ACTIVITY:
Below is a block of records; repeat all of them exactly.

RECORDS SUPPLIED START

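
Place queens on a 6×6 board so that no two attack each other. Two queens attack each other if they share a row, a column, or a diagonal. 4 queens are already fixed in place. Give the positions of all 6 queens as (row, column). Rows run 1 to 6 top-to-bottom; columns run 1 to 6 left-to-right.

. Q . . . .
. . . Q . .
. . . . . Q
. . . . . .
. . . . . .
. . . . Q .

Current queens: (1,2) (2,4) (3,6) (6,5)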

RECORDS SUPPLIED END

SOLUTION TO THIS EXERCISE:
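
Place queens on a 6×6 board so that no two attack each other. Two queens attack each other if they share a row, a column, or a diagonal. 4 queens are already fixed in place. Give the positions of all 6 queens as (row, column). Rows run 1 to 6 top-to-bottom; columns run 1 to 6 left-to-right.

. Q . . . .
. . . Q . .
. . . . . Q
. . . . . .
. . . . . .
. . . . Q .

Current queens: (1,2) (2,4) (3,6) (6,5)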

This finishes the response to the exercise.